▸ Exercise aim
Where does the string "arcsecond" appear? Copy every line of the entries below that holds it.

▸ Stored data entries
============

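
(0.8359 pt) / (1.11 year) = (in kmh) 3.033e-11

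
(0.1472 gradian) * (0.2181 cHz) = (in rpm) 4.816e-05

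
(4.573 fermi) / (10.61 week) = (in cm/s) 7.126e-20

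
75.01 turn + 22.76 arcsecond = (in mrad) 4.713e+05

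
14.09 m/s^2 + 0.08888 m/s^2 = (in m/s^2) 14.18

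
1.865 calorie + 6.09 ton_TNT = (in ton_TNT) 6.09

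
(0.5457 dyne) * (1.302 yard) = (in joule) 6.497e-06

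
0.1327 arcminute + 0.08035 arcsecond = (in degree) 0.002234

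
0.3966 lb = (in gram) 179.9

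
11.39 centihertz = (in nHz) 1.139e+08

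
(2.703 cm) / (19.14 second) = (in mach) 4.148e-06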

============

▸ Task result
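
75.01 turn + 22.76 arcsecond = (in mrad) 4.713e+05
0.1327 arcminute + 0.08035 arcsecond = (in degree) 0.002234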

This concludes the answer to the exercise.